Data extracted from a collection:
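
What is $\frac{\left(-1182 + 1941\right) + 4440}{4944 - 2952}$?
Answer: $\frac{1733}{664} \approx 2.6099$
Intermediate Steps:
$\frac{\left(-1182 + 1941\right) + 4440}{4944 - 2952} = \frac{759 + 4440}{1992} = 5199 \cdot \frac{1}{1992} = \frac{1733}{664}$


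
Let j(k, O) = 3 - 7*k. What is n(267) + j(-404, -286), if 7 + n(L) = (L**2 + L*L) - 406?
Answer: 144996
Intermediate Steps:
n(L) = -413 + 2*L**2 (n(L) = -7 + ((L**2 + L*L) - 406) = -7 + ((L**2 + L**2) - 406) = -7 + (2*L**2 - 406) = -7 + (-406 + 2*L**2) = -413 + 2*L**2)
n(267) + j(-404, -286) = (-413 + 2*267**2) + (3 - 7*(-404)) = (-413 + 2*71289) + (3 + 2828) = (-413 + 142578) + 2831 = 142165 + 2831 = 144996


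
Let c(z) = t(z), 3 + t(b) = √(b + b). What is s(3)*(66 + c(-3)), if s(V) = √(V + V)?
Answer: 6*I + 63*√6 ≈ 154.32 + 6.0*I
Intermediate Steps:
t(b) = -3 + √2*√b (t(b) = -3 + √(b + b) = -3 + √(2*b) = -3 + √2*√b)
c(z) = -3 + √2*√z
s(V) = √2*√V (s(V) = √(2*V) = √2*√V)
s(3)*(66 + c(-3)) = (√2*√3)*(66 + (-3 + √2*√(-3))) = √6*(66 + (-3 + √2*(I*√3))) = √6*(66 + (-3 + I*√6)) = √6*(63 + I*√6)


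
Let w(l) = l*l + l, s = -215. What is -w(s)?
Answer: -46010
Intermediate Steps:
w(l) = l + l² (w(l) = l² + l = l + l²)
-w(s) = -(-215)*(1 - 215) = -(-215)*(-214) = -1*46010 = -46010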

## Your objective
The answer should be a number alone: how many lines of the entries hold the word "What"?

## Result for this task
4